For the records below, give the number of lines in which "isolates" appears, and add nothing else.

(Stored data entries)
>>>>>
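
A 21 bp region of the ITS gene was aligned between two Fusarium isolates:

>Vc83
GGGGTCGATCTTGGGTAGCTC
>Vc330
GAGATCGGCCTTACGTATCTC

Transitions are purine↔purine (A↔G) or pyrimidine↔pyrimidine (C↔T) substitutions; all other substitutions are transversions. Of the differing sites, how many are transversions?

2

Differing sites — 2:G/A (Ti); 4:G/A (Ti); 8:A/G (Ti); 9:T/C (Ti); 13:G/A (Ti); 14:G/C (Tv); 18:G/T (Tv).
Of the 7 differences, 5 transitions and 2 transversions, so the answer is 2.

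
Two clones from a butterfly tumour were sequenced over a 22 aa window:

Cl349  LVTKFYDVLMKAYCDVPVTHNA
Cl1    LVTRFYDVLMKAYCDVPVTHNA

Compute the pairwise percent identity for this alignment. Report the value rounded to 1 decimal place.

95.5%

A single mismatch occurs at site 4 (K↔R).
21 of the 22 sites match, so the percent identity is 21/22 × 100 = 95.5%.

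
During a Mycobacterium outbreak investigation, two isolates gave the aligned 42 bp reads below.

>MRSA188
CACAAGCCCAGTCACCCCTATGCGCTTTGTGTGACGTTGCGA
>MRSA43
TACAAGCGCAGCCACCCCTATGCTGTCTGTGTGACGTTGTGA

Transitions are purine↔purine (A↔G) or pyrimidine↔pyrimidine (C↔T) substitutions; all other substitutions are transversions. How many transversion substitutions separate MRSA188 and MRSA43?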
<<<<<
• Exercise answer:
2